EXTRACTED MATERIAL: Begin
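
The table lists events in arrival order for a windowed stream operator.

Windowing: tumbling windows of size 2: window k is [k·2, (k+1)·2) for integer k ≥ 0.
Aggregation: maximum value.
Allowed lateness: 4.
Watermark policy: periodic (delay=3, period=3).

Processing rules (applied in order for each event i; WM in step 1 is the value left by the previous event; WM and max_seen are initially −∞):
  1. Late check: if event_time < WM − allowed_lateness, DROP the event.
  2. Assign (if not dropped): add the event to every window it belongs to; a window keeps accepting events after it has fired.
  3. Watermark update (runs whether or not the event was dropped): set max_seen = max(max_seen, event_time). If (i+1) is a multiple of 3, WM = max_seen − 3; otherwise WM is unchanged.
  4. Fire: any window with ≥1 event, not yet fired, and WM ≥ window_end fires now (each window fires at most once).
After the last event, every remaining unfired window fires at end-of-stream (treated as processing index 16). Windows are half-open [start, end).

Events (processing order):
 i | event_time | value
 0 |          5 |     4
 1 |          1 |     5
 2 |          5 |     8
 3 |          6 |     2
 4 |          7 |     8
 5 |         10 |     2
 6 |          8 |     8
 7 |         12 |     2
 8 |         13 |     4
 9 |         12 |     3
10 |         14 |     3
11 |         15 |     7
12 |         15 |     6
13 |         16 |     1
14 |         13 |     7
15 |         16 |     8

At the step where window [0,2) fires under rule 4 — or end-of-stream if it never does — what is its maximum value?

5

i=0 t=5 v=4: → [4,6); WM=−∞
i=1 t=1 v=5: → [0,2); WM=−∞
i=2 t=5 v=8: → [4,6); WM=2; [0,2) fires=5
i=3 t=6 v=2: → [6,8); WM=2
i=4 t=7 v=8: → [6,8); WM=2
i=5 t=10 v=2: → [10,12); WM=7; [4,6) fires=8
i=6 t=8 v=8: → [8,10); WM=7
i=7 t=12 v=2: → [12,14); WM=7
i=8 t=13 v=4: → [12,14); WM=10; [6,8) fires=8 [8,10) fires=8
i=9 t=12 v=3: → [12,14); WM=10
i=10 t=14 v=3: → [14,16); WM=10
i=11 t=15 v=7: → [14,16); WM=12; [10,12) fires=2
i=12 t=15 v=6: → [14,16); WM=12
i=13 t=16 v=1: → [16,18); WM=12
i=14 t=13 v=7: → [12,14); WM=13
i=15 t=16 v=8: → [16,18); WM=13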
EXTRACTED MATERIAL: End
| YOUR TASK |
The answer must consist of every line from the entries that holds the string "each".

| WRITTEN RESPONSE |
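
Processing rules (applied in order for each event i; WM in step 1 is the value left by the previous event; WM and max_seen are initially −∞):
  4. Fire: any window with ≥1 event, not yet fired, and WM ≥ window_end fires now (each window fires at most once).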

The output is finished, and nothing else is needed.